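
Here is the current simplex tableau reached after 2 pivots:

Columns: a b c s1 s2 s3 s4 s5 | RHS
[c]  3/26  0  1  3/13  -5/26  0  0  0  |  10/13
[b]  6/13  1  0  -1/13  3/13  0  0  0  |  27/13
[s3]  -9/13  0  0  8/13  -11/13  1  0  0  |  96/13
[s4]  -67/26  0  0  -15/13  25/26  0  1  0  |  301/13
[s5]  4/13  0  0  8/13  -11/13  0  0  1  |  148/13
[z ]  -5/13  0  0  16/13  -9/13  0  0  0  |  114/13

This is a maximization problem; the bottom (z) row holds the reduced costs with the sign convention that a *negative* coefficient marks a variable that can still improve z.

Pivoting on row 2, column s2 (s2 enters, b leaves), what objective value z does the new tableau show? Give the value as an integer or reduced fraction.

Minimum ratio for s2: (27/13)/(3/13) = 9.
z changes by −(z-row coeff of s2)·ratio = −(-9/13)·9 = 81/13.
New z = 114/13 + (81/13) = 15.

15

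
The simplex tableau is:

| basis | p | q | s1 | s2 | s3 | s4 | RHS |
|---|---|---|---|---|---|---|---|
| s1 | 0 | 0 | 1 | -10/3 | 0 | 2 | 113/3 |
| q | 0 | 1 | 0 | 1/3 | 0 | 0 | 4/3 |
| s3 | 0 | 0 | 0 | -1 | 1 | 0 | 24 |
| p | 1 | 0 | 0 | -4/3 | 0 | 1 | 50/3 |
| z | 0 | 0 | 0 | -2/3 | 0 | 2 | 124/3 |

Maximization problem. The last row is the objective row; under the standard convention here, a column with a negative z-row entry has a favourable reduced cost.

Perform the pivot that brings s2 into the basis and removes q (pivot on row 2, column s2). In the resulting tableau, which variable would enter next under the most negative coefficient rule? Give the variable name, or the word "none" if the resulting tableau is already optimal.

Pivot element 1/3. New z-row = old z-row − (-2/3)·(row 2/(1/3)).
Updated z-row coefficients: p: 0, q: 2, s1: 0, s2: 0, s3: 0, s4: 2.
No coefficient is strictly negative; the tableau after this pivot is optimal.

none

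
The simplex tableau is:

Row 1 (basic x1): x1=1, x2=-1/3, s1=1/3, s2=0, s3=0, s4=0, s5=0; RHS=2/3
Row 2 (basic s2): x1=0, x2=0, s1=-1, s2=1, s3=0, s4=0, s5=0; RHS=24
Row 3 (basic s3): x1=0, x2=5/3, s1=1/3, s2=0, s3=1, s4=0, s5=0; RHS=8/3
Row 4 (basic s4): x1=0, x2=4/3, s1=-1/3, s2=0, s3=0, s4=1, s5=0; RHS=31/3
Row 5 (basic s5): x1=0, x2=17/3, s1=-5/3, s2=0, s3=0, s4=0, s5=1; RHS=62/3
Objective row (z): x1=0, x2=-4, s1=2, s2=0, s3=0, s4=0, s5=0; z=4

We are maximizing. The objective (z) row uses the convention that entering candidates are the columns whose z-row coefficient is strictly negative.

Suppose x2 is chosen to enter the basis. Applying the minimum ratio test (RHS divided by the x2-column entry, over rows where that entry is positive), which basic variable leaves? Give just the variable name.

Ratios: row 1 (x1): entry -1/3 ≤ 0, skip; row 2 (s2): entry 0 ≤ 0, skip; row 3 (s3): (8/3)/(5/3) = 8/5; row 4 (s4): (31/3)/(4/3) = 31/4; row 5 (s5): (62/3)/(17/3) = 62/17.
Minimum ratio 8/5 is in the s3 row, so s3 leaves.

s3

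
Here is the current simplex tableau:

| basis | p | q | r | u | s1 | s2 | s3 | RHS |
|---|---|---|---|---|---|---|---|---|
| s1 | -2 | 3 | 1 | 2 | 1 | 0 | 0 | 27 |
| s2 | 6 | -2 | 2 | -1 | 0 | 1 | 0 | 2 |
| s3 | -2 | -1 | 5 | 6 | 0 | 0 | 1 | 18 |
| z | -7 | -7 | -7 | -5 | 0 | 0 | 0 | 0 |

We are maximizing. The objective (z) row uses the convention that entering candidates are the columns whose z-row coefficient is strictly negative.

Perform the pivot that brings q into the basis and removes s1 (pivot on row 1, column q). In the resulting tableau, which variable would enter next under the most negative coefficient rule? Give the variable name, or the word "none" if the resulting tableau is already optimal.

p

Pivot element 3. New z-row = old z-row − (-7)·(row 1/3).
Updated z-row coefficients: p: -35/3, q: 0, r: -14/3, u: -1/3, s1: 7/3, s2: 0, s3: 0.
The most negative is -35/3 in column p, so p would enter next.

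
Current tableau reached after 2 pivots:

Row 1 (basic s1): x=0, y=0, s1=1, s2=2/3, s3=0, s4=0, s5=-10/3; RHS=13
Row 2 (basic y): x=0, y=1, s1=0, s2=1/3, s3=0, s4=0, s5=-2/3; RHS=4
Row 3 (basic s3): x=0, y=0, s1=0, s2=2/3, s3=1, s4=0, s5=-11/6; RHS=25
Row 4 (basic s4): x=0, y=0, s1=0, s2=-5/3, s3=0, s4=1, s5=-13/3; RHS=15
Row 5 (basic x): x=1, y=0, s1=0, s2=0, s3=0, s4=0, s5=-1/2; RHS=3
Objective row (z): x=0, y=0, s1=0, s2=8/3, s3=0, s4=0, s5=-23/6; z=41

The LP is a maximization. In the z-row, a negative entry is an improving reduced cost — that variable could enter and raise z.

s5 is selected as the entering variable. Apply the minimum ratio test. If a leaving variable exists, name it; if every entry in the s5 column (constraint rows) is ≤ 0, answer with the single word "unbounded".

s5-column entries: row 1: -10/3, row 2: -2/3, row 3: -11/6, row 4: -13/3, row 5: -1/2. All ≤ 0, so s5 can increase without bound; the LP is unbounded in this direction.

unbounded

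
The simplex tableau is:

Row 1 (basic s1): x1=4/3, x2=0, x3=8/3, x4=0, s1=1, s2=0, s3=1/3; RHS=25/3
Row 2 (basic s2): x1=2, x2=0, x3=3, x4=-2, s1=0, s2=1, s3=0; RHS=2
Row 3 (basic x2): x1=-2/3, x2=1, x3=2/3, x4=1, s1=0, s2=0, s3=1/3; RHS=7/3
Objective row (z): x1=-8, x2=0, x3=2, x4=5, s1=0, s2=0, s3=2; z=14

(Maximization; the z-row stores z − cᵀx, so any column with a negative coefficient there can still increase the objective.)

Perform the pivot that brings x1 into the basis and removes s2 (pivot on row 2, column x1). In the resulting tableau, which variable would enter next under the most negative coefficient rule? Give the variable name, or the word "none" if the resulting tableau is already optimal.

x4

Pivot element 2. New z-row = old z-row − (-8)·(row 2/2).
Updated z-row coefficients: x1: 0, x2: 0, x3: 14, x4: -3, s1: 0, s2: 4, s3: 2.
The most negative is -3 in column x4, so x4 would enter next.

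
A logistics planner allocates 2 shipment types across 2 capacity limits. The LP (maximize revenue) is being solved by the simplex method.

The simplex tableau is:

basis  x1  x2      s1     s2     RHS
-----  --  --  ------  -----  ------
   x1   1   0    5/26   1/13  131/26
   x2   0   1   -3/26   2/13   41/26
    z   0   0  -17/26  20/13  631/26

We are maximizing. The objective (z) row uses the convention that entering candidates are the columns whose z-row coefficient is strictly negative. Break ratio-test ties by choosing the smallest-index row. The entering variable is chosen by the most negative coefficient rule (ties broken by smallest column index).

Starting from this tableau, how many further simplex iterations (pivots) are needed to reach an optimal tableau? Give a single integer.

pivot: s1 in, x1 out → z = 207/5
No improving column remains; optimal.

1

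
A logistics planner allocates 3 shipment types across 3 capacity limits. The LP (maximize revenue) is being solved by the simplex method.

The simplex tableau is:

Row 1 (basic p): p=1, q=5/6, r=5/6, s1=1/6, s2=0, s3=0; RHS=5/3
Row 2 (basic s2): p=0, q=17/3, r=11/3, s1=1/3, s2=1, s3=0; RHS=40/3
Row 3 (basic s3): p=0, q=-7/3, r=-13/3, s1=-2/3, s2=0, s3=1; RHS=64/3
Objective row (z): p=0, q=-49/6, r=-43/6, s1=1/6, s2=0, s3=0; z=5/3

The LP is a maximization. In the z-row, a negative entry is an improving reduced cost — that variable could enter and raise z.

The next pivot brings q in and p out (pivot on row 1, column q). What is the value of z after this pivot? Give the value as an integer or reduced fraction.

18

Minimum ratio for q: (5/3)/(5/6) = 2.
z changes by −(z-row coeff of q)·ratio = −(-49/6)·2 = 49/3.
New z = 5/3 + (49/3) = 18.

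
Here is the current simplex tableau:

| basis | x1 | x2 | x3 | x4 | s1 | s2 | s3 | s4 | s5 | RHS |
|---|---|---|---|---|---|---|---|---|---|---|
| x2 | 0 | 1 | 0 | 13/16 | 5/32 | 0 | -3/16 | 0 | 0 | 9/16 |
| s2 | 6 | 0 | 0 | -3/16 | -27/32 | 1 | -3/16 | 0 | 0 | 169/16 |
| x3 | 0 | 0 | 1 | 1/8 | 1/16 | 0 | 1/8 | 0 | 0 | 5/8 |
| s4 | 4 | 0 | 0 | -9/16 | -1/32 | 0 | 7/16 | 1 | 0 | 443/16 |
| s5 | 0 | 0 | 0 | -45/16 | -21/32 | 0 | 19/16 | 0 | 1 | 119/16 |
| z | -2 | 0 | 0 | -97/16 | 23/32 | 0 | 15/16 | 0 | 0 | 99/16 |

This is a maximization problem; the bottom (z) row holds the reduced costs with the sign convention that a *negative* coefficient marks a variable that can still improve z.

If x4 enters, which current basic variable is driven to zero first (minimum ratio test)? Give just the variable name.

x2

Ratios: row 1 (x2): (9/16)/(13/16) = 9/13; row 2 (s2): entry -3/16 ≤ 0, skip; row 3 (x3): (5/8)/(1/8) = 5; row 4 (s4): entry -9/16 ≤ 0, skip; row 5 (s5): entry -45/16 ≤ 0, skip.
Minimum ratio 9/13 is in the x2 row, so x2 leaves.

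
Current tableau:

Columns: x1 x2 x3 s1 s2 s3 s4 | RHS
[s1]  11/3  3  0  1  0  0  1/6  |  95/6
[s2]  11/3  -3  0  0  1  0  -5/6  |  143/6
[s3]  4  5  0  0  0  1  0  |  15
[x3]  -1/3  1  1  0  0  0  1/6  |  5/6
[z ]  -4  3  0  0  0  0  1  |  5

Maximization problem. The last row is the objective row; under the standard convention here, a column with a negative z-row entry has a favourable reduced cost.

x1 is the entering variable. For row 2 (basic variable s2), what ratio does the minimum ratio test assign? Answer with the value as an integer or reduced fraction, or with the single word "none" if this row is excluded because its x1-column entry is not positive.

Ratio = RHS / (x1 entry) = (143/6) / (11/3) = 13/2.

13/2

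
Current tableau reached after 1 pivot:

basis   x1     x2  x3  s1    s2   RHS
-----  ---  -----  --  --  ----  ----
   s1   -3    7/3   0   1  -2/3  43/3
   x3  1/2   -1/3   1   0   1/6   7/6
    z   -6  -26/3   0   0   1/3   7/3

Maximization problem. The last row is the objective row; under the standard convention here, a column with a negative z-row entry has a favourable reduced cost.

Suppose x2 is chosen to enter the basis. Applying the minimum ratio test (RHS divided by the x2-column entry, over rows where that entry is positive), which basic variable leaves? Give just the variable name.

Ratios: row 1 (s1): (43/3)/(7/3) = 43/7; row 2 (x3): entry -1/3 ≤ 0, skip.
Minimum ratio 43/7 is in the s1 row, so s1 leaves.

s1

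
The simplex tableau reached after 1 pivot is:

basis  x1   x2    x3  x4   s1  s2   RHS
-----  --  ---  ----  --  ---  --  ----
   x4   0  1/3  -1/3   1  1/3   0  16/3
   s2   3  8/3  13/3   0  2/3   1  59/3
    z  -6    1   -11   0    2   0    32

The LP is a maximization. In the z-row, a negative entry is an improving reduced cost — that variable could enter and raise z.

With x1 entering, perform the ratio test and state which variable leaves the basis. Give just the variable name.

s2

Ratios: row 1 (x4): entry 0 ≤ 0, skip; row 2 (s2): (59/3)/3 = 59/9.
Minimum ratio 59/9 is in the s2 row, so s2 leaves.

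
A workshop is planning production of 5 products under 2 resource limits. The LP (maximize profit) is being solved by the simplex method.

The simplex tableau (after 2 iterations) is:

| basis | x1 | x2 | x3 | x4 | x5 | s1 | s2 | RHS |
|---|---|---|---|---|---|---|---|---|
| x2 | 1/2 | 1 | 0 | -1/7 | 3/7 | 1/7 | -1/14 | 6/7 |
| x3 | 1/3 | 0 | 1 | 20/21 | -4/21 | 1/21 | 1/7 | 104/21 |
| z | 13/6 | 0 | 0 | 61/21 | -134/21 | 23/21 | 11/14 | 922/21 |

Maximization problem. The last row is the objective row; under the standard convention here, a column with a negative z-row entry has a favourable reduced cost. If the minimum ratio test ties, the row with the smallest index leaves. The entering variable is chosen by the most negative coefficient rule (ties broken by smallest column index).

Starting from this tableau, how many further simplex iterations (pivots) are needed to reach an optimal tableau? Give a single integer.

2

pivot: x5 in, x2 out → z = 170/3
pivot: s2 in, x3 out → z = 70
No improving column remains; optimal.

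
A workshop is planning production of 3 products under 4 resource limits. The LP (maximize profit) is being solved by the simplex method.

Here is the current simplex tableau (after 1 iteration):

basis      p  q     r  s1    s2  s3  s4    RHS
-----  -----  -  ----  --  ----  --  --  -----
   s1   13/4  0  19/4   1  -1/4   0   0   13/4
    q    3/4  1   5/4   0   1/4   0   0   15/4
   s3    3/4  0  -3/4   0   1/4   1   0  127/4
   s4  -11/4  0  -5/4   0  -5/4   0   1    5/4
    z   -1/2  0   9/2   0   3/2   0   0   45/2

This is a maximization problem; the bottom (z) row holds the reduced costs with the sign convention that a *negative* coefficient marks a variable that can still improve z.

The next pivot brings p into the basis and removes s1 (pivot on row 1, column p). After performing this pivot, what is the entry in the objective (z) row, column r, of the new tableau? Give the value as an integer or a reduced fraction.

68/13

Pivot element is row 1, column p: 13/4.
Normalize row 1: new (row 1, r) = (19/4)/(13/4) = 19/13.
z-row ← z-row − (-1/2)·(new row 1): 9/2 − (-1/2)·(19/13) = 68/13.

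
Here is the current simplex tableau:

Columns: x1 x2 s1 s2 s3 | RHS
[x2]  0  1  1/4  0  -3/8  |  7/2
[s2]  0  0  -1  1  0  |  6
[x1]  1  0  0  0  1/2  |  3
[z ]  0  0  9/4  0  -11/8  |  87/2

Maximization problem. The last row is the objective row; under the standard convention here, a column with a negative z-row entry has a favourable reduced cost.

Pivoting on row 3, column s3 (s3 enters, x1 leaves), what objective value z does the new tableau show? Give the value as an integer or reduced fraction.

Minimum ratio for s3: 3/(1/2) = 6.
z changes by −(z-row coeff of s3)·ratio = −(-11/8)·6 = 33/4.
New z = 87/2 + (33/4) = 207/4.

207/4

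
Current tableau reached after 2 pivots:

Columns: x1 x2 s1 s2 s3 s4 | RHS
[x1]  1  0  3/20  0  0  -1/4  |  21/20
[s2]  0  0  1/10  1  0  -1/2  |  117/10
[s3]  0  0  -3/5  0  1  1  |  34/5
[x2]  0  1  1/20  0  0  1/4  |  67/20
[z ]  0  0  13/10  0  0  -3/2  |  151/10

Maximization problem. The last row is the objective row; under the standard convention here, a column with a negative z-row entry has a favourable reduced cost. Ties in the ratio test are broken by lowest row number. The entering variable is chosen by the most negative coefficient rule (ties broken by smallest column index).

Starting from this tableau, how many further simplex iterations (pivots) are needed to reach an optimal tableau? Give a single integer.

pivot: s4 in, s3 out → z = 253/10
No improving column remains; optimal.

1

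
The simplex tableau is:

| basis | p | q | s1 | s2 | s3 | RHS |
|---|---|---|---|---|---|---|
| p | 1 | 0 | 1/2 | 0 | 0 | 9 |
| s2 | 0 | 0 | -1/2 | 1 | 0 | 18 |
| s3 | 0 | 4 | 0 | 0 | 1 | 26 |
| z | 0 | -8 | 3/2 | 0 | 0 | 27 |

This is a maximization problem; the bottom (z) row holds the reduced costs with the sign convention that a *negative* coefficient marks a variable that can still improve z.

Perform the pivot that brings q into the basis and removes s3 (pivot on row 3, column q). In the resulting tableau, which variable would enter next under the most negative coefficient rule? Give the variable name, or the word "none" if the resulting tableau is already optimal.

none

Pivot element 4. New z-row = old z-row − (-8)·(row 3/4).
Updated z-row coefficients: p: 0, q: 0, s1: 3/2, s2: 0, s3: 2.
No coefficient is strictly negative; the tableau after this pivot is optimal.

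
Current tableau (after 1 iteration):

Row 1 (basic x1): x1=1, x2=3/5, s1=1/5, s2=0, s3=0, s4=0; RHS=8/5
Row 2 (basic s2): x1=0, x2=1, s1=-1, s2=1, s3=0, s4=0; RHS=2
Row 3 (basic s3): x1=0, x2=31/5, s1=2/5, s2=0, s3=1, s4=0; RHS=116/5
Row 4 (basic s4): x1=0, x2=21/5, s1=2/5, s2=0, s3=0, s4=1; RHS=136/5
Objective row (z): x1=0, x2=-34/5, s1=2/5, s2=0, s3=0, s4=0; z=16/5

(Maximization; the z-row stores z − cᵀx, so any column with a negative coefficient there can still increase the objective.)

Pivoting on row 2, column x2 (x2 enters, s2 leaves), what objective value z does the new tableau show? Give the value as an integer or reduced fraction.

Minimum ratio for x2: 2/1 = 2.
z changes by −(z-row coeff of x2)·ratio = −(-34/5)·2 = 68/5.
New z = 16/5 + (68/5) = 84/5.

84/5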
= = = = = = =
Activity |
For each line above that includes the word "products", make a copy of that line.

Result below |
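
A workshop is planning production of 5 products under 2 resource limits. The LP (maximize profit) is being solved by the simplex method.
A workshop is planning production of 3 products under 4 resource limits. The LP (maximize profit) is being solved by the simplex method.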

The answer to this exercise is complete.